Collected data entries
▬▬▬
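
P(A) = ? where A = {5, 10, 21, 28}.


|A| = 4, so |P(A)| = 2^4 = 16
Enumerate subsets by cardinality (0 to 4):
∅, {5}, {10}, {21}, {28}, {5, 10}, {5, 21}, {5, 28}, {10, 21}, {10, 28}, {21, 28}, {5, 10, 21}, {5, 10, 28}, {5, 21, 28}, {10, 21, 28}, {5, 10, 21, 28}

P(A) has 16 subsets: ∅, {5}, {10}, {21}, {28}, {5, 10}, {5, 21}, {5, 28}, {10, 21}, {10, 28}, {21, 28}, {5, 10, 21}, {5, 10, 28}, {5, 21, 28}, {10, 21, 28}, {5, 10, 21, 28}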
▬▬▬
■ **Task goal**:
Make an exact copy of every record listed above.

■ **Written reply**:
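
P(A) = ? where A = {5, 10, 21, 28}.


|A| = 4, so |P(A)| = 2^4 = 16
Enumerate subsets by cardinality (0 to 4):
∅, {5}, {10}, {21}, {28}, {5, 10}, {5, 21}, {5, 28}, {10, 21}, {10, 28}, {21, 28}, {5, 10, 21}, {5, 10, 28}, {5, 21, 28}, {10, 21, 28}, {5, 10, 21, 28}

P(A) has 16 subsets: ∅, {5}, {10}, {21}, {28}, {5, 10}, {5, 21}, {5, 28}, {10, 21}, {10, 28}, {21, 28}, {5, 10, 21}, {5, 10, 28}, {5, 21, 28}, {10, 21, 28}, {5, 10, 21, 28}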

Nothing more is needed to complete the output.